[Stored data entries]
◇ ◇ ◇ ◇
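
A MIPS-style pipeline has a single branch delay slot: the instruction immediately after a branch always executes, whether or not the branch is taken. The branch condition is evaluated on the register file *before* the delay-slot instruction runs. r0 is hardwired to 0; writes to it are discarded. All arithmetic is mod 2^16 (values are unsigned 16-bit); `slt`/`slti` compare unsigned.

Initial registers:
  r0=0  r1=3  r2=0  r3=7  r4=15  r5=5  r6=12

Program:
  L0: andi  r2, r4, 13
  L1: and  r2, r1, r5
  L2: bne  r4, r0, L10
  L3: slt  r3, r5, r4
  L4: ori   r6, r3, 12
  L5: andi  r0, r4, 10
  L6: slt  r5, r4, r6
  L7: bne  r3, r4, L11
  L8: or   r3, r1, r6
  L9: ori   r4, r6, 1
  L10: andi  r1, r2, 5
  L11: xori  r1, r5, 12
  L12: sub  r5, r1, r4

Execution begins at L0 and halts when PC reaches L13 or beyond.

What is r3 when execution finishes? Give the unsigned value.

#0 andi  r2, r4, 13 ; 0/3/13/7/15/5/12
#1 and  r2, r1, r5 ; 0/3/1/7/15/5/12
#2 bne  r4, r0, L10 ; 0/3/1/7/15/5/12 ; →target
#3 slt  r3, r5, r4 ; 0/3/1/1/15/5/12
#10 andi  r1, r2, 5 ; 0/1/1/1/15/5/12
#11 xori  r1, r5, 12 ; 0/9/1/1/15/5/12
#12 sub  r5, r1, r4 ; 0/9/1/1/15/65530/12

1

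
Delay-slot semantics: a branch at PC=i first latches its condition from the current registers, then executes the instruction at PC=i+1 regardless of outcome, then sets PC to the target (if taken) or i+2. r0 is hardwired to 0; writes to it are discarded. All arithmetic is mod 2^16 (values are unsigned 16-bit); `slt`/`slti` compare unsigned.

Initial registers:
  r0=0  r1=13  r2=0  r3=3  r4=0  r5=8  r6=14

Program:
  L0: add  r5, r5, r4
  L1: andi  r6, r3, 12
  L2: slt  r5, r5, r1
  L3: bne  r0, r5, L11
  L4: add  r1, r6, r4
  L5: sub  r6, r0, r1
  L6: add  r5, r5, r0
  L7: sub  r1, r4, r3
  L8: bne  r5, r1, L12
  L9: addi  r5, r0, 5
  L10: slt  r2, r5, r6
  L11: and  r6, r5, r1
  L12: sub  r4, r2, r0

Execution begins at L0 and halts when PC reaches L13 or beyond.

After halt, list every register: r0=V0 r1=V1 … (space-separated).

r0=0 r1=0 r2=0 r3=3 r4=0 r5=1 r6=0

#0 add  r5, r5, r4 ; 0/13/0/3/0/8/14
#1 andi  r6, r3, 12 ; 0/13/0/3/0/8/0
#2 slt  r5, r5, r1 ; 0/13/0/3/0/1/0
#3 bne  r0, r5, L11 ; 0/13/0/3/0/1/0 ; →target
#4 add  r1, r6, r4 ; 0/0/0/3/0/1/0
#11 and  r6, r5, r1 ; 0/0/0/3/0/1/0
#12 sub  r4, r2, r0 ; 0/0/0/3/0/1/0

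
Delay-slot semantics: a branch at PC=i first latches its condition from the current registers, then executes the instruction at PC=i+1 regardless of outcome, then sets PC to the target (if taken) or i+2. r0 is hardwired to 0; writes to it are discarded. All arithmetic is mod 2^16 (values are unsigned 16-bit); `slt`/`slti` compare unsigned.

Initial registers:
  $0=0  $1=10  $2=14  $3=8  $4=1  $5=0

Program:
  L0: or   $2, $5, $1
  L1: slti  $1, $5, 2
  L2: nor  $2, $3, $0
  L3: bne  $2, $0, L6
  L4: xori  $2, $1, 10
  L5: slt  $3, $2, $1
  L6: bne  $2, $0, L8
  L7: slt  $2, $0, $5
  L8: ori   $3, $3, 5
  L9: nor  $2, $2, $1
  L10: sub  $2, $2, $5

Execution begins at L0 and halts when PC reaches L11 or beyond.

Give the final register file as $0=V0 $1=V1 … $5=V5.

$0=0 $1=1 $2=65534 $3=13 $4=1 $5=0

PC=0  or   $2, $5, $1        | $0=0 $1=10 $2=10 $3=8 $4=1 $5=0
PC=1  slti  $1, $5, 2        | $0=0 $1=1 $2=10 $3=8 $4=1 $5=0
PC=2  nor  $2, $3, $0        | $0=0 $1=1 $2=65527 $3=8 $4=1 $5=0
PC=3  bne  $2, $0, L6        | $0=0 $1=1 $2=65527 $3=8 $4=1 $5=0  [TAKEN]
PC=4  xori  $2, $1, 10       | $0=0 $1=1 $2=11 $3=8 $4=1 $5=0
PC=6  bne  $2, $0, L8        | $0=0 $1=1 $2=11 $3=8 $4=1 $5=0  [TAKEN]
PC=7  slt  $2, $0, $5        | $0=0 $1=1 $2=0 $3=8 $4=1 $5=0
PC=8  ori   $3, $3, 5        | $0=0 $1=1 $2=0 $3=13 $4=1 $5=0
PC=9  nor  $2, $2, $1        | $0=0 $1=1 $2=65534 $3=13 $4=1 $5=0
PC=10 sub  $2, $2, $5        | $0=0 $1=1 $2=65534 $3=13 $4=1 $5=0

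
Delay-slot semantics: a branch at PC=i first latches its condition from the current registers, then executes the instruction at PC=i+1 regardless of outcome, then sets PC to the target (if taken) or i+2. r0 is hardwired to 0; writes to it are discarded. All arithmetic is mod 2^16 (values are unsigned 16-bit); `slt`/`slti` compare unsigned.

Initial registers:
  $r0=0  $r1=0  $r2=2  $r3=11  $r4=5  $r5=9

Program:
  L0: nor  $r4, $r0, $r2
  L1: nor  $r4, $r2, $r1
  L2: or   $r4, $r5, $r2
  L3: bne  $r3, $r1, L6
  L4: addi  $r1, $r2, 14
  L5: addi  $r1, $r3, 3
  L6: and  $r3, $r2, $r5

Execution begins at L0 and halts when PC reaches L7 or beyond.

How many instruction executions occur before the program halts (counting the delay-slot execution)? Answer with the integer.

6

[0] nor  $r4, $r0, $r2  →  {$r0:0, $r1:0, $r2:2, $r3:11, $r4:65533, $r5:9}
[1] nor  $r4, $r2, $r1  →  {$r0:0, $r1:0, $r2:2, $r3:11, $r4:65533, $r5:9}
[2] or   $r4, $r5, $r2  →  {$r0:0, $r1:0, $r2:2, $r3:11, $r4:11, $r5:9}
[3] bne  $r3, $r1, L6  →  {$r0:0, $r1:0, $r2:2, $r3:11, $r4:11, $r5:9}  ⟨branch taken⟩
[4] addi  $r1, $r2, 14  →  {$r0:0, $r1:16, $r2:2, $r3:11, $r4:11, $r5:9}
[6] and  $r3, $r2, $r5  →  {$r0:0, $r1:16, $r2:2, $r3:0, $r4:11, $r5:9}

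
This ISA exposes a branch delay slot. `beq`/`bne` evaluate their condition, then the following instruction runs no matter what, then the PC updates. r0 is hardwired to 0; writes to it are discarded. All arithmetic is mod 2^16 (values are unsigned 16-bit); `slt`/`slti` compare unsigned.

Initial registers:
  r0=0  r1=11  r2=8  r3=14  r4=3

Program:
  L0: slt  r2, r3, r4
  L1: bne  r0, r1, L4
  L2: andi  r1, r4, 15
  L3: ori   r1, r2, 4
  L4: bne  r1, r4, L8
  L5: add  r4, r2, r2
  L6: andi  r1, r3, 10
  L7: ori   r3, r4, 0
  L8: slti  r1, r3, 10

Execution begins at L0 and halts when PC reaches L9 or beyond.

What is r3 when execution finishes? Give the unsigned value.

0

#0 slt  r2, r3, r4 ; 0/11/0/14/3
#1 bne  r0, r1, L4 ; 0/11/0/14/3 ; →target
#2 andi  r1, r4, 15 ; 0/3/0/14/3
#4 bne  r1, r4, L8 ; 0/3/0/14/3 ; →fallthru
#5 add  r4, r2, r2 ; 0/3/0/14/0
#6 andi  r1, r3, 10 ; 0/10/0/14/0
#7 ori   r3, r4, 0 ; 0/10/0/0/0
#8 slti  r1, r3, 10 ; 0/1/0/0/0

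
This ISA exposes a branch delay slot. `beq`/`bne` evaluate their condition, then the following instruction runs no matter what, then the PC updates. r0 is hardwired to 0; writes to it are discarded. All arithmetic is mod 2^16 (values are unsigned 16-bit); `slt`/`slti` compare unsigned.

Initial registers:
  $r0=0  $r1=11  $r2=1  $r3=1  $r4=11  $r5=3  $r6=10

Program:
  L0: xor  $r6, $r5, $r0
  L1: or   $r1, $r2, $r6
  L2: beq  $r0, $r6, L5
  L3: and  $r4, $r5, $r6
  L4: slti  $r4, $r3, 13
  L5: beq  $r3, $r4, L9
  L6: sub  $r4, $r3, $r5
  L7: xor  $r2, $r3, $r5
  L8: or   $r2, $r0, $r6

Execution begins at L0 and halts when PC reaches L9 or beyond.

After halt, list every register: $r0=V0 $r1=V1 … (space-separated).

$r0=0 $r1=3 $r2=1 $r3=1 $r4=65534 $r5=3 $r6=3

  step pc=0: xor  $r6, $r5, $r0  regs=(0,11,1,1,11,3,3)
  step pc=1: or   $r1, $r2, $r6  regs=(0,3,1,1,11,3,3)
  step pc=2: beq  $r0, $r6, L5  cond=F  regs=(0,3,1,1,11,3,3)
  step pc=3: and  $r4, $r5, $r6  regs=(0,3,1,1,3,3,3)
  step pc=4: slti  $r4, $r3, 13  regs=(0,3,1,1,1,3,3)
  step pc=5: beq  $r3, $r4, L9  cond=T  regs=(0,3,1,1,1,3,3)
  step pc=6: sub  $r4, $r3, $r5  regs=(0,3,1,1,65534,3,3)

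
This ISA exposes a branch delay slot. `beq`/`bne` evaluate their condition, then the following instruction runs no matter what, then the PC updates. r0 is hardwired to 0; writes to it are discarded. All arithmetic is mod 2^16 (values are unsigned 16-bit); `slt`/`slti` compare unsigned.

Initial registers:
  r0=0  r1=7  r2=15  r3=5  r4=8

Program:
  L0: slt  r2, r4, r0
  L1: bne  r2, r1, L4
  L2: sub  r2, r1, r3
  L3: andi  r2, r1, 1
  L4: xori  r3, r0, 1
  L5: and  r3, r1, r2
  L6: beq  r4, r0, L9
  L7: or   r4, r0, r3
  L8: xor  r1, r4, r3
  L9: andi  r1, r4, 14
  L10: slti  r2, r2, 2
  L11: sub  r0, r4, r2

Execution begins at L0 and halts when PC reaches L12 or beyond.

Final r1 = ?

2

  step pc=0: slt  r2, r4, r0  regs=(0,7,0,5,8)
  step pc=1: bne  r2, r1, L4  cond=T  regs=(0,7,0,5,8)
  step pc=2: sub  r2, r1, r3  regs=(0,7,2,5,8)
  step pc=4: xori  r3, r0, 1  regs=(0,7,2,1,8)
  step pc=5: and  r3, r1, r2  regs=(0,7,2,2,8)
  step pc=6: beq  r4, r0, L9  cond=F  regs=(0,7,2,2,8)
  step pc=7: or   r4, r0, r3  regs=(0,7,2,2,2)
  step pc=8: xor  r1, r4, r3  regs=(0,0,2,2,2)
  step pc=9: andi  r1, r4, 14  regs=(0,2,2,2,2)
  step pc=10: slti  r2, r2, 2  regs=(0,2,0,2,2)
  step pc=11: sub  r0, r4, r2  regs=(0,2,0,2,2)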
◇ ◇ ◇ ◇
What needs to be done: Reply with the count alone: how many lines of the records contain the string "begins"?

Worked solution: 7